Top of TASK DATA

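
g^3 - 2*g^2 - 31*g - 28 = (g - 7)*(g + 1)*(g + 4)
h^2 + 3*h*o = h*(h + 3*o)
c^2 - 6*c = c*(c - 6)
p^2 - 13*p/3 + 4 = (p - 3)*(p - 4/3)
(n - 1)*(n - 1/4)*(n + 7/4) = n^3 + n^2/2 - 31*n/16 + 7/16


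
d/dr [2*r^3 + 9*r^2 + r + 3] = 6*r^2 + 18*r + 1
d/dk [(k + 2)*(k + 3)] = 2*k + 5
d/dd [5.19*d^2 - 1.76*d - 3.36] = 10.38*d - 1.76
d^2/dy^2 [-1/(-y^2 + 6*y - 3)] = 2*(-y^2 + 6*y + 4*(y - 3)^2 - 3)/(y^2 - 6*y + 3)^3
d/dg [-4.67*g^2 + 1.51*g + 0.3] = 1.51 - 9.34*g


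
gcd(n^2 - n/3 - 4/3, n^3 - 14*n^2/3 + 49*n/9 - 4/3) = n - 4/3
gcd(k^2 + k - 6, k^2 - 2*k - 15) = k + 3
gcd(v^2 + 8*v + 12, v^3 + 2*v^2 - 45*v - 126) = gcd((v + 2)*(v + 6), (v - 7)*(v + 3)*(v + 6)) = v + 6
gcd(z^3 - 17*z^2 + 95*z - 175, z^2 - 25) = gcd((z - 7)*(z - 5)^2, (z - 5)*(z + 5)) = z - 5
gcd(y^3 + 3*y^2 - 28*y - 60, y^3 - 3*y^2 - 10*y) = y^2 - 3*y - 10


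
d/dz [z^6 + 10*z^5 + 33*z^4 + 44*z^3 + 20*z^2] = 2*z*(3*z^4 + 25*z^3 + 66*z^2 + 66*z + 20)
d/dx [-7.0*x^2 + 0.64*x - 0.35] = 0.64 - 14.0*x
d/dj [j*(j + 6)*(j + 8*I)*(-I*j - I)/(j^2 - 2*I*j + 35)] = (-2*I*j^5 + j^4*(2 - 7*I) + j^3*(-28 - 172*I) + j^2*(780 - 847*I) + j*(3920 - 420*I) + 1680)/(j^4 - 4*I*j^3 + 66*j^2 - 140*I*j + 1225)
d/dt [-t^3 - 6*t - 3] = -3*t^2 - 6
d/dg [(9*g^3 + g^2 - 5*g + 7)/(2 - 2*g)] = (-9*g^3 + 13*g^2 + g + 1)/(g^2 - 2*g + 1)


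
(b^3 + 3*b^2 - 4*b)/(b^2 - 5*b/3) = 3*(b^2 + 3*b - 4)/(3*b - 5)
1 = 1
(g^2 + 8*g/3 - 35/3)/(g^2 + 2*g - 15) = (g - 7/3)/(g - 3)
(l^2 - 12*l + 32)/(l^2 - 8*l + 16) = (l - 8)/(l - 4)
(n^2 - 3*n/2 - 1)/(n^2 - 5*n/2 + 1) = (2*n + 1)/(2*n - 1)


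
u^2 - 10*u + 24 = (u - 6)*(u - 4)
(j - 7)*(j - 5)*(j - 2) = j^3 - 14*j^2 + 59*j - 70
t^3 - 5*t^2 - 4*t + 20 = (t - 5)*(t - 2)*(t + 2)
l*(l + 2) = l^2 + 2*l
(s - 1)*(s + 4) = s^2 + 3*s - 4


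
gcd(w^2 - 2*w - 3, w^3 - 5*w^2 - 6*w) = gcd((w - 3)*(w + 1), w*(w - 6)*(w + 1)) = w + 1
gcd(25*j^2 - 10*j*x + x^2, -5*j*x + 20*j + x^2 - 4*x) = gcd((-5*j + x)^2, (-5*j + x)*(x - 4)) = -5*j + x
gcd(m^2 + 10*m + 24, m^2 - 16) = m + 4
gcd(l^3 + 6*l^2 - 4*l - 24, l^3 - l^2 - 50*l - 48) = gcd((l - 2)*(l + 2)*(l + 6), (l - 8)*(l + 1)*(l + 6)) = l + 6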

Bottom of TASK DATA

EXERCISE DIRECTIONS ::
Repeat every line of the data precisely.

FINAL ANSWER ::
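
g^3 - 2*g^2 - 31*g - 28 = (g - 7)*(g + 1)*(g + 4)
h^2 + 3*h*o = h*(h + 3*o)
c^2 - 6*c = c*(c - 6)
p^2 - 13*p/3 + 4 = (p - 3)*(p - 4/3)
(n - 1)*(n - 1/4)*(n + 7/4) = n^3 + n^2/2 - 31*n/16 + 7/16


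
d/dr [2*r^3 + 9*r^2 + r + 3] = 6*r^2 + 18*r + 1
d/dk [(k + 2)*(k + 3)] = 2*k + 5
d/dd [5.19*d^2 - 1.76*d - 3.36] = 10.38*d - 1.76
d^2/dy^2 [-1/(-y^2 + 6*y - 3)] = 2*(-y^2 + 6*y + 4*(y - 3)^2 - 3)/(y^2 - 6*y + 3)^3
d/dg [-4.67*g^2 + 1.51*g + 0.3] = 1.51 - 9.34*g


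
gcd(n^2 - n/3 - 4/3, n^3 - 14*n^2/3 + 49*n/9 - 4/3) = n - 4/3
gcd(k^2 + k - 6, k^2 - 2*k - 15) = k + 3
gcd(v^2 + 8*v + 12, v^3 + 2*v^2 - 45*v - 126) = gcd((v + 2)*(v + 6), (v - 7)*(v + 3)*(v + 6)) = v + 6
gcd(z^3 - 17*z^2 + 95*z - 175, z^2 - 25) = gcd((z - 7)*(z - 5)^2, (z - 5)*(z + 5)) = z - 5
gcd(y^3 + 3*y^2 - 28*y - 60, y^3 - 3*y^2 - 10*y) = y^2 - 3*y - 10


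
d/dz [z^6 + 10*z^5 + 33*z^4 + 44*z^3 + 20*z^2] = 2*z*(3*z^4 + 25*z^3 + 66*z^2 + 66*z + 20)
d/dx [-7.0*x^2 + 0.64*x - 0.35] = 0.64 - 14.0*x
d/dj [j*(j + 6)*(j + 8*I)*(-I*j - I)/(j^2 - 2*I*j + 35)] = (-2*I*j^5 + j^4*(2 - 7*I) + j^3*(-28 - 172*I) + j^2*(780 - 847*I) + j*(3920 - 420*I) + 1680)/(j^4 - 4*I*j^3 + 66*j^2 - 140*I*j + 1225)
d/dt [-t^3 - 6*t - 3] = -3*t^2 - 6
d/dg [(9*g^3 + g^2 - 5*g + 7)/(2 - 2*g)] = (-9*g^3 + 13*g^2 + g + 1)/(g^2 - 2*g + 1)


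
(b^3 + 3*b^2 - 4*b)/(b^2 - 5*b/3) = 3*(b^2 + 3*b - 4)/(3*b - 5)
1 = 1
(g^2 + 8*g/3 - 35/3)/(g^2 + 2*g - 15) = (g - 7/3)/(g - 3)
(l^2 - 12*l + 32)/(l^2 - 8*l + 16) = (l - 8)/(l - 4)
(n^2 - 3*n/2 - 1)/(n^2 - 5*n/2 + 1) = (2*n + 1)/(2*n - 1)


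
u^2 - 10*u + 24 = (u - 6)*(u - 4)
(j - 7)*(j - 5)*(j - 2) = j^3 - 14*j^2 + 59*j - 70
t^3 - 5*t^2 - 4*t + 20 = (t - 5)*(t - 2)*(t + 2)
l*(l + 2) = l^2 + 2*l
(s - 1)*(s + 4) = s^2 + 3*s - 4


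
gcd(w^2 - 2*w - 3, w^3 - 5*w^2 - 6*w) = gcd((w - 3)*(w + 1), w*(w - 6)*(w + 1)) = w + 1
gcd(25*j^2 - 10*j*x + x^2, -5*j*x + 20*j + x^2 - 4*x) = gcd((-5*j + x)^2, (-5*j + x)*(x - 4)) = -5*j + x
gcd(m^2 + 10*m + 24, m^2 - 16) = m + 4
gcd(l^3 + 6*l^2 - 4*l - 24, l^3 - l^2 - 50*l - 48) = gcd((l - 2)*(l + 2)*(l + 6), (l - 8)*(l + 1)*(l + 6)) = l + 6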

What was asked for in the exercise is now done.